_Task description_. Give all the data again exactly.

_Extracted records_.
★ ★ ★ ★

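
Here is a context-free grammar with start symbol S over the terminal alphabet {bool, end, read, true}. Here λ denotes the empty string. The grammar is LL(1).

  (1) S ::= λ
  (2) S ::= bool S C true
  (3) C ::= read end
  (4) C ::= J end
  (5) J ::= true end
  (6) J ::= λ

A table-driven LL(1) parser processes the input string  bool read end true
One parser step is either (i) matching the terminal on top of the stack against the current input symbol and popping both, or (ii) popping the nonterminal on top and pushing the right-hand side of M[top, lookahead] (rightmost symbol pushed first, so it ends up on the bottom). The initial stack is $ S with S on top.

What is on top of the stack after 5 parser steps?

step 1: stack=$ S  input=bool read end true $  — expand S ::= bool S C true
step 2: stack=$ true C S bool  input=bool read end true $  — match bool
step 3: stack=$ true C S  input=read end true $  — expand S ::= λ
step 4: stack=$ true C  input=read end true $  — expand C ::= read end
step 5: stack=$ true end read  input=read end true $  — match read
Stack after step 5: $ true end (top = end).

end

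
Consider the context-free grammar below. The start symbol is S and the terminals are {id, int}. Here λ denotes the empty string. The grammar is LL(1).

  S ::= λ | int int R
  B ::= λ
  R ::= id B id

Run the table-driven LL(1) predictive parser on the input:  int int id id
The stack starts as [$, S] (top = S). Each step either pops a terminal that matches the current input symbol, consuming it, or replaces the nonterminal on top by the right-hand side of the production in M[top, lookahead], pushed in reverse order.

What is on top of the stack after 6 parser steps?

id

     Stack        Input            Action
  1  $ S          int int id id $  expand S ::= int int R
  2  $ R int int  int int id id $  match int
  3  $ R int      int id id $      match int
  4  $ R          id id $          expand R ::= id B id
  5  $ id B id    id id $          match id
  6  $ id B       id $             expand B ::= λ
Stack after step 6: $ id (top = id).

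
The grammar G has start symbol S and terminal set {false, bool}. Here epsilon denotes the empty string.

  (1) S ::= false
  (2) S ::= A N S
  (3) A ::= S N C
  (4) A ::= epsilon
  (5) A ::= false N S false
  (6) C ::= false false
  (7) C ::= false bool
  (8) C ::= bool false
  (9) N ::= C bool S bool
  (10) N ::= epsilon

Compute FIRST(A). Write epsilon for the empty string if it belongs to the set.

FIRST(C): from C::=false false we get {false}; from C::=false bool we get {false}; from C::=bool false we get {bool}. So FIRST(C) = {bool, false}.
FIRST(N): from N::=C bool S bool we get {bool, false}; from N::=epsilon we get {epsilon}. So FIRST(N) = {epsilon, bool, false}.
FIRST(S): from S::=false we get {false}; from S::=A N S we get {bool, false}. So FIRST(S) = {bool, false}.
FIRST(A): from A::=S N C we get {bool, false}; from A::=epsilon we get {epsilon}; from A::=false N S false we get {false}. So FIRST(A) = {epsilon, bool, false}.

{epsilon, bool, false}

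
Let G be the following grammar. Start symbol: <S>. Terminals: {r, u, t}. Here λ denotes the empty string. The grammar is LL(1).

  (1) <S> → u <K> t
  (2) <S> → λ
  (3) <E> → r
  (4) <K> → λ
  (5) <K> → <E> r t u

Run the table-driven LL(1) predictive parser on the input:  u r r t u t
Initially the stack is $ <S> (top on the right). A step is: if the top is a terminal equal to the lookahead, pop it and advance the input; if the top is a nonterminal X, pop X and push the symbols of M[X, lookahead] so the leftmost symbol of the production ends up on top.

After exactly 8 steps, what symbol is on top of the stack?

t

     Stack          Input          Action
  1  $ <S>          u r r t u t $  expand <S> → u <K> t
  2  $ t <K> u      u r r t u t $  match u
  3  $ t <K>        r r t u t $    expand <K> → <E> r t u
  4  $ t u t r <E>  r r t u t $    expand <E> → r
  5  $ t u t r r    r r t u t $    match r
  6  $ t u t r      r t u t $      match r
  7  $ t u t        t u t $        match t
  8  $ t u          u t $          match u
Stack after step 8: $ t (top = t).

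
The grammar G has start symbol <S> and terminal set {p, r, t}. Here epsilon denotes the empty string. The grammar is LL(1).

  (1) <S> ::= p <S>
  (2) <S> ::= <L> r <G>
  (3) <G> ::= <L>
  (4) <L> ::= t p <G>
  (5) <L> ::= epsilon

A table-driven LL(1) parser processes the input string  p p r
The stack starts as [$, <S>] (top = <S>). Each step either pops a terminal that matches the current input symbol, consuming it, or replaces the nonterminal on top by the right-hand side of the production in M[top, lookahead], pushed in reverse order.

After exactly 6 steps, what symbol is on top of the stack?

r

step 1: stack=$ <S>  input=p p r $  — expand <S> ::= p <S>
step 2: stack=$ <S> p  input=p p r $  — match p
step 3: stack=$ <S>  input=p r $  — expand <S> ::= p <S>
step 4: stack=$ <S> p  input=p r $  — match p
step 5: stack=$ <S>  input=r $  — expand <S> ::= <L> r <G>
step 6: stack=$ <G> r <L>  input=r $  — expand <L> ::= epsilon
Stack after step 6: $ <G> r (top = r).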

★ ★ ★ ★

_Exercise answer_.
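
Here is a context-free grammar with start symbol S over the terminal alphabet {bool, end, read, true}. Here λ denotes the empty string. The grammar is LL(1).

  (1) S ::= λ
  (2) S ::= bool S C true
  (3) C ::= read end
  (4) C ::= J end
  (5) J ::= true end
  (6) J ::= λ

A table-driven LL(1) parser processes the input string  bool read end true
One parser step is either (i) matching the terminal on top of the stack against the current input symbol and popping both, or (ii) popping the nonterminal on top and pushing the right-hand side of M[top, lookahead] (rightmost symbol pushed first, so it ends up on the bottom). The initial stack is $ S with S on top.

What is on top of the stack after 5 parser steps?

step 1: stack=$ S  input=bool read end true $  — expand S ::= bool S C true
step 2: stack=$ true C S bool  input=bool read end true $  — match bool
step 3: stack=$ true C S  input=read end true $  — expand S ::= λ
step 4: stack=$ true C  input=read end true $  — expand C ::= read end
step 5: stack=$ true end read  input=read end true $  — match read
Stack after step 5: $ true end (top = end).

end

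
Consider the context-free grammar below. The start symbol is S and the terminals are {id, int}. Here λ denotes the empty string. The grammar is LL(1).

  S ::= λ | int int R
  B ::= λ
  R ::= id B id

Run the table-driven LL(1) predictive parser on the input:  int int id id
The stack starts as [$, S] (top = S). Each step either pops a terminal that matches the current input symbol, consuming it, or replaces the nonterminal on top by the right-hand side of the production in M[top, lookahead], pushed in reverse order.

What is on top of the stack after 6 parser steps?

id

     Stack        Input            Action
  1  $ S          int int id id $  expand S ::= int int R
  2  $ R int int  int int id id $  match int
  3  $ R int      int id id $      match int
  4  $ R          id id $          expand R ::= id B id
  5  $ id B id    id id $          match id
  6  $ id B       id $             expand B ::= λ
Stack after step 6: $ id (top = id).

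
The grammar G has start symbol S and terminal set {false, bool}. Here epsilon denotes the empty string.

  (1) S ::= false
  (2) S ::= A N S
  (3) A ::= S N C
  (4) A ::= epsilon
  (5) A ::= false N S false
  (6) C ::= false false
  (7) C ::= false bool
  (8) C ::= bool false
  (9) N ::= C bool S bool
  (10) N ::= epsilon

Compute FIRST(A). Write epsilon for the empty string if it belongs to the set.

FIRST(C): from C::=false false we get {false}; from C::=false bool we get {false}; from C::=bool false we get {bool}. So FIRST(C) = {bool, false}.
FIRST(N): from N::=C bool S bool we get {bool, false}; from N::=epsilon we get {epsilon}. So FIRST(N) = {epsilon, bool, false}.
FIRST(S): from S::=false we get {false}; from S::=A N S we get {bool, false}. So FIRST(S) = {bool, false}.
FIRST(A): from A::=S N C we get {bool, false}; from A::=epsilon we get {epsilon}; from A::=false N S false we get {false}. So FIRST(A) = {epsilon, bool, false}.

{epsilon, bool, false}

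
Let G be the following grammar. Start symbol: <S>. Terminals: {r, u, t}. Here λ denotes the empty string. The grammar is LL(1).

  (1) <S> → u <K> t
  (2) <S> → λ
  (3) <E> → r
  (4) <K> → λ
  (5) <K> → <E> r t u

Run the table-driven LL(1) predictive parser on the input:  u r r t u t
Initially the stack is $ <S> (top on the right). A step is: if the top is a terminal equal to the lookahead, pop it and advance the input; if the top is a nonterminal X, pop X and push the symbols of M[X, lookahead] so the leftmost symbol of the production ends up on top.

After exactly 8 steps, what symbol is on top of the stack?

t

     Stack          Input          Action
  1  $ <S>          u r r t u t $  expand <S> → u <K> t
  2  $ t <K> u      u r r t u t $  match u
  3  $ t <K>        r r t u t $    expand <K> → <E> r t u
  4  $ t u t r <E>  r r t u t $    expand <E> → r
  5  $ t u t r r    r r t u t $    match r
  6  $ t u t r      r t u t $      match r
  7  $ t u t        t u t $        match t
  8  $ t u          u t $          match u
Stack after step 8: $ t (top = t).

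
The grammar G has start symbol <S> and terminal set {p, r, t}. Here epsilon denotes the empty string. The grammar is LL(1).

  (1) <S> ::= p <S>
  (2) <S> ::= <L> r <G>
  (3) <G> ::= <L>
  (4) <L> ::= t p <G>
  (5) <L> ::= epsilon

A table-driven LL(1) parser processes the input string  p p r
The stack starts as [$, <S>] (top = <S>). Each step either pops a terminal that matches the current input symbol, consuming it, or replaces the nonterminal on top by the right-hand side of the production in M[top, lookahead], pushed in reverse order.

After exactly 6 steps, what symbol is on top of the stack?

r

step 1: stack=$ <S>  input=p p r $  — expand <S> ::= p <S>
step 2: stack=$ <S> p  input=p p r $  — match p
step 3: stack=$ <S>  input=p r $  — expand <S> ::= p <S>
step 4: stack=$ <S> p  input=p r $  — match p
step 5: stack=$ <S>  input=r $  — expand <S> ::= <L> r <G>
step 6: stack=$ <G> r <L>  input=r $  — expand <L> ::= epsilon
Stack after step 6: $ <G> r (top = r).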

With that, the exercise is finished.